▶ _About this exercise_:
This task calls for printing every entry exactly.

▶ _Records from a data collection_:
-.-.-

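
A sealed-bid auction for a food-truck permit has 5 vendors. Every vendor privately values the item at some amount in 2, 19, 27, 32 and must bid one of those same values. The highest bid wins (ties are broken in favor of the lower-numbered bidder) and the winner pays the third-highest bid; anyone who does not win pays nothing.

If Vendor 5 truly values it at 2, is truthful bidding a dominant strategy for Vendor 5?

Yes

Check each profile of the others' bids and compare truth against every alternative bid.
Others bid (2, 2, 2, 2): truth gives 0, best alternative gives 0.
Others bid (2, 2, 2, 19): truth gives 0, best alternative gives 0.
Others bid (2, 2, 2, 27): truth gives 0, best alternative gives 0.
Others bid (2, 2, 2, 32): truth gives 0, best alternative gives 0.
Others bid (2, 2, 19, 2): truth gives 0, best alternative gives 0.
Others bid (2, 2, 19, 19): truth gives 0, best alternative gives 0.
(Remaining 250 profiles checked similarly; truth is weakly best in each.)
In every case the truthful bid is at least as good as any alternative, so it is a dominant strategy.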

-.-.-

▶ _Solution for this task_:
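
A sealed-bid auction for a food-truck permit has 5 vendors. Every vendor privately values the item at some amount in 2, 19, 27, 32 and must bid one of those same values. The highest bid wins (ties are broken in favor of the lower-numbered bidder) and the winner pays the third-highest bid; anyone who does not win pays nothing.

If Vendor 5 truly values it at 2, is truthful bidding a dominant strategy for Vendor 5?

Yes

Check each profile of the others' bids and compare truth against every alternative bid.
Others bid (2, 2, 2, 2): truth gives 0, best alternative gives 0.
Others bid (2, 2, 2, 19): truth gives 0, best alternative gives 0.
Others bid (2, 2, 2, 27): truth gives 0, best alternative gives 0.
Others bid (2, 2, 2, 32): truth gives 0, best alternative gives 0.
Others bid (2, 2, 19, 2): truth gives 0, best alternative gives 0.
Others bid (2, 2, 19, 19): truth gives 0, best alternative gives 0.
(Remaining 250 profiles checked similarly; truth is weakly best in each.)
In every case the truthful bid is at least as good as any alternative, so it is a dominant strategy.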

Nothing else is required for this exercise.